### Exercise prompt
Please reproduce all of the lines below, word for word and in full.

Exercise material below:

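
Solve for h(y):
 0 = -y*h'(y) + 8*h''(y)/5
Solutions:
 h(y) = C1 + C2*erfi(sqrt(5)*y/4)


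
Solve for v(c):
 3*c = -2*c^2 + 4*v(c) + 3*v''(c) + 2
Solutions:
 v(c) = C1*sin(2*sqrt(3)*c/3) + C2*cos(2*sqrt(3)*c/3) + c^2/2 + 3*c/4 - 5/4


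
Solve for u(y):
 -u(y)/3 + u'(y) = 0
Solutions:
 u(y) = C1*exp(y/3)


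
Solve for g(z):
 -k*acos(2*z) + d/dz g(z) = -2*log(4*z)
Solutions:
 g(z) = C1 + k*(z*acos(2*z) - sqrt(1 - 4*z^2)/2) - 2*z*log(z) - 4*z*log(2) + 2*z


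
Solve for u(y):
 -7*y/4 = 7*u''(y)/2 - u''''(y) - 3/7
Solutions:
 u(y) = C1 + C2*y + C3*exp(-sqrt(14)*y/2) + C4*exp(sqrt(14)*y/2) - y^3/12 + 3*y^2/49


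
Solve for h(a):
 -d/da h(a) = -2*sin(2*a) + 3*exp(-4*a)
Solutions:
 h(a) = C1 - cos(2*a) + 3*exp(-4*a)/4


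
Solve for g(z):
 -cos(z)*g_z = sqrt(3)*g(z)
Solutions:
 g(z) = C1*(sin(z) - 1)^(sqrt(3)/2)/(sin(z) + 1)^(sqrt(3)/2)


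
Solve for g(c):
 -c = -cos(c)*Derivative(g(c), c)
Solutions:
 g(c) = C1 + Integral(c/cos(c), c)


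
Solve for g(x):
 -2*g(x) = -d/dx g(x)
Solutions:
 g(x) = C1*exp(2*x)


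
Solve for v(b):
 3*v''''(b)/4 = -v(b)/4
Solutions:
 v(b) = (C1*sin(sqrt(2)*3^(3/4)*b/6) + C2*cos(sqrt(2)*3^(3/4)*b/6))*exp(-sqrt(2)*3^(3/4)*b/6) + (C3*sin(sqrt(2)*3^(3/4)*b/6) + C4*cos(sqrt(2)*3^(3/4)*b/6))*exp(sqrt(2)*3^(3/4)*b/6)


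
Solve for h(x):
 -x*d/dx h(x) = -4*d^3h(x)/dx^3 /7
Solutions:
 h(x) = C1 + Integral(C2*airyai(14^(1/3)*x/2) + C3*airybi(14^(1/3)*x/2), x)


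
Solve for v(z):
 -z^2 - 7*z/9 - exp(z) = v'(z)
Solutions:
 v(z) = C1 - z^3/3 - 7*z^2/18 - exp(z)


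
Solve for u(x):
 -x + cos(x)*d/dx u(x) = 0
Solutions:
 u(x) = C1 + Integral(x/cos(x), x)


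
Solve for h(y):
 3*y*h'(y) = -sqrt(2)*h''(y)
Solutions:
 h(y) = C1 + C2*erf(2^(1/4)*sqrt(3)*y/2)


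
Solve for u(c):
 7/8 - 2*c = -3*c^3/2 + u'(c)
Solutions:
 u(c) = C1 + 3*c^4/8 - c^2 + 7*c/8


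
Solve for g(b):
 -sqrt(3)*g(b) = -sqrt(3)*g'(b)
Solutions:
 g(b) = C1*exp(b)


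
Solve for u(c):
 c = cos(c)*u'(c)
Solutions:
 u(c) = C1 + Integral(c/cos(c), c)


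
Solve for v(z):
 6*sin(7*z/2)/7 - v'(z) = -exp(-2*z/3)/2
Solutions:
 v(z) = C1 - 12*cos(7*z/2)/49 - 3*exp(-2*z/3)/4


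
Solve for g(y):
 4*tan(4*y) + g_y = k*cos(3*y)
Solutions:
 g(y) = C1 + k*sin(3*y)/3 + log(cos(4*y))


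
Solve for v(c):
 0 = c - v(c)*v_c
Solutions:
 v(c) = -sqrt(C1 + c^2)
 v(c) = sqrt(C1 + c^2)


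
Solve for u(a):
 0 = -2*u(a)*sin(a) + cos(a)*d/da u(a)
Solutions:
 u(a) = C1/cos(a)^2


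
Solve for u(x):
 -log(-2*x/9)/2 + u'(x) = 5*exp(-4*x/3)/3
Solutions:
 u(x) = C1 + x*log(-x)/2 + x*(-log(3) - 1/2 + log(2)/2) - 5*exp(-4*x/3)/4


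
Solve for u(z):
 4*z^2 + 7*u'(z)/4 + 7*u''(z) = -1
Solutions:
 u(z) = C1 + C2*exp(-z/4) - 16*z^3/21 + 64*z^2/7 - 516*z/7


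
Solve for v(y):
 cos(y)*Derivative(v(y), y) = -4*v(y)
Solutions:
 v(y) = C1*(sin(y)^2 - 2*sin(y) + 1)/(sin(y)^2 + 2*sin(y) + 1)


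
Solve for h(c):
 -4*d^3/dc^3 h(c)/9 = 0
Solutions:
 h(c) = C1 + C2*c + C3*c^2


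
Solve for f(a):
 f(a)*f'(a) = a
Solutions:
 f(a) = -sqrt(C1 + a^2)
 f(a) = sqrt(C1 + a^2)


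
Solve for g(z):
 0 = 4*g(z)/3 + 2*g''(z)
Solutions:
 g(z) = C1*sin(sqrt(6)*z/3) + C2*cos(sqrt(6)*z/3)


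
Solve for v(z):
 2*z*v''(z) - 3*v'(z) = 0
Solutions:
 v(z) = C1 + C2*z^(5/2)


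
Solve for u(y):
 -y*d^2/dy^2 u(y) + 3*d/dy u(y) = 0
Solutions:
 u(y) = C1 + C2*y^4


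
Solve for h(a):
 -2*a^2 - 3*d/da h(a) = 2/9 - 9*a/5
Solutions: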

End of Exercise material.

### Result
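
Solve for h(y):
 0 = -y*h'(y) + 8*h''(y)/5
Solutions:
 h(y) = C1 + C2*erfi(sqrt(5)*y/4)


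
Solve for v(c):
 3*c = -2*c^2 + 4*v(c) + 3*v''(c) + 2
Solutions:
 v(c) = C1*sin(2*sqrt(3)*c/3) + C2*cos(2*sqrt(3)*c/3) + c^2/2 + 3*c/4 - 5/4


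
Solve for u(y):
 -u(y)/3 + u'(y) = 0
Solutions:
 u(y) = C1*exp(y/3)


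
Solve for g(z):
 -k*acos(2*z) + d/dz g(z) = -2*log(4*z)
Solutions:
 g(z) = C1 + k*(z*acos(2*z) - sqrt(1 - 4*z^2)/2) - 2*z*log(z) - 4*z*log(2) + 2*z


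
Solve for u(y):
 -7*y/4 = 7*u''(y)/2 - u''''(y) - 3/7
Solutions:
 u(y) = C1 + C2*y + C3*exp(-sqrt(14)*y/2) + C4*exp(sqrt(14)*y/2) - y^3/12 + 3*y^2/49


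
Solve for h(a):
 -d/da h(a) = -2*sin(2*a) + 3*exp(-4*a)
Solutions:
 h(a) = C1 - cos(2*a) + 3*exp(-4*a)/4


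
Solve for g(z):
 -cos(z)*g_z = sqrt(3)*g(z)
Solutions:
 g(z) = C1*(sin(z) - 1)^(sqrt(3)/2)/(sin(z) + 1)^(sqrt(3)/2)


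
Solve for g(c):
 -c = -cos(c)*Derivative(g(c), c)
Solutions:
 g(c) = C1 + Integral(c/cos(c), c)


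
Solve for g(x):
 -2*g(x) = -d/dx g(x)
Solutions:
 g(x) = C1*exp(2*x)


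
Solve for v(b):
 3*v''''(b)/4 = -v(b)/4
Solutions:
 v(b) = (C1*sin(sqrt(2)*3^(3/4)*b/6) + C2*cos(sqrt(2)*3^(3/4)*b/6))*exp(-sqrt(2)*3^(3/4)*b/6) + (C3*sin(sqrt(2)*3^(3/4)*b/6) + C4*cos(sqrt(2)*3^(3/4)*b/6))*exp(sqrt(2)*3^(3/4)*b/6)


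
Solve for h(x):
 -x*d/dx h(x) = -4*d^3h(x)/dx^3 /7
Solutions:
 h(x) = C1 + Integral(C2*airyai(14^(1/3)*x/2) + C3*airybi(14^(1/3)*x/2), x)


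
Solve for v(z):
 -z^2 - 7*z/9 - exp(z) = v'(z)
Solutions:
 v(z) = C1 - z^3/3 - 7*z^2/18 - exp(z)


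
Solve for u(x):
 -x + cos(x)*d/dx u(x) = 0
Solutions:
 u(x) = C1 + Integral(x/cos(x), x)


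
Solve for h(y):
 3*y*h'(y) = -sqrt(2)*h''(y)
Solutions:
 h(y) = C1 + C2*erf(2^(1/4)*sqrt(3)*y/2)


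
Solve for u(c):
 7/8 - 2*c = -3*c^3/2 + u'(c)
Solutions:
 u(c) = C1 + 3*c^4/8 - c^2 + 7*c/8


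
Solve for g(b):
 -sqrt(3)*g(b) = -sqrt(3)*g'(b)
Solutions:
 g(b) = C1*exp(b)


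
Solve for u(c):
 c = cos(c)*u'(c)
Solutions:
 u(c) = C1 + Integral(c/cos(c), c)


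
Solve for v(z):
 6*sin(7*z/2)/7 - v'(z) = -exp(-2*z/3)/2
Solutions:
 v(z) = C1 - 12*cos(7*z/2)/49 - 3*exp(-2*z/3)/4


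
Solve for g(y):
 4*tan(4*y) + g_y = k*cos(3*y)
Solutions:
 g(y) = C1 + k*sin(3*y)/3 + log(cos(4*y))


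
Solve for v(c):
 0 = c - v(c)*v_c
Solutions:
 v(c) = -sqrt(C1 + c^2)
 v(c) = sqrt(C1 + c^2)


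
Solve for u(a):
 0 = -2*u(a)*sin(a) + cos(a)*d/da u(a)
Solutions:
 u(a) = C1/cos(a)^2


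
Solve for u(x):
 -log(-2*x/9)/2 + u'(x) = 5*exp(-4*x/3)/3
Solutions:
 u(x) = C1 + x*log(-x)/2 + x*(-log(3) - 1/2 + log(2)/2) - 5*exp(-4*x/3)/4


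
Solve for u(z):
 4*z^2 + 7*u'(z)/4 + 7*u''(z) = -1
Solutions:
 u(z) = C1 + C2*exp(-z/4) - 16*z^3/21 + 64*z^2/7 - 516*z/7


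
Solve for v(y):
 cos(y)*Derivative(v(y), y) = -4*v(y)
Solutions:
 v(y) = C1*(sin(y)^2 - 2*sin(y) + 1)/(sin(y)^2 + 2*sin(y) + 1)


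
Solve for h(c):
 -4*d^3/dc^3 h(c)/9 = 0
Solutions:
 h(c) = C1 + C2*c + C3*c^2


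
Solve for f(a):
 f(a)*f'(a) = a
Solutions:
 f(a) = -sqrt(C1 + a^2)
 f(a) = sqrt(C1 + a^2)


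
Solve for g(z):
 0 = 4*g(z)/3 + 2*g''(z)
Solutions:
 g(z) = C1*sin(sqrt(6)*z/3) + C2*cos(sqrt(6)*z/3)


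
Solve for v(z):
 2*z*v''(z) - 3*v'(z) = 0
Solutions:
 v(z) = C1 + C2*z^(5/2)


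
Solve for u(y):
 -y*d^2/dy^2 u(y) + 3*d/dy u(y) = 0
Solutions:
 u(y) = C1 + C2*y^4


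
Solve for h(a):
 -2*a^2 - 3*d/da h(a) = 2/9 - 9*a/5
Solutions: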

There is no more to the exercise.